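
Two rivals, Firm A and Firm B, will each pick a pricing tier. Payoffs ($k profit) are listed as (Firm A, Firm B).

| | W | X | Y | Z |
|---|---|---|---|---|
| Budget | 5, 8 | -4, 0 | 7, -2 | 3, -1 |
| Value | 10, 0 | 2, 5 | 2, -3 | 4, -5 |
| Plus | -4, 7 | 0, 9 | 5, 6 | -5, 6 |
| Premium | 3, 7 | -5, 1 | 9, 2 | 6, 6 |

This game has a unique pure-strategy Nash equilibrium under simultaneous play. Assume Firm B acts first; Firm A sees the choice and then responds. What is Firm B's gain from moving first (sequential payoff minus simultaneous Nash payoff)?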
== == ==
Action item:
Return all of the above records exactly, leaving no line out.

Result:
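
Two rivals, Firm A and Firm B, will each pick a pricing tier. Payoffs ($k profit) are listed as (Firm A, Firm B).

| | W | X | Y | Z |
|---|---|---|---|---|
| Budget | 5, 8 | -4, 0 | 7, -2 | 3, -1 |
| Value | 10, 0 | 2, 5 | 2, -3 | 4, -5 |
| Plus | -4, 7 | 0, 9 | 5, 6 | -5, 6 |
| Premium | 3, 7 | -5, 1 | 9, 2 | 6, 6 |

This game has a unique pure-strategy Nash equilibrium under simultaneous play. Assume Firm B acts first; Firm A sees the choice and then responds. What is Firm B's gain from moving first (sequential payoff minus simultaneous Nash payoff)?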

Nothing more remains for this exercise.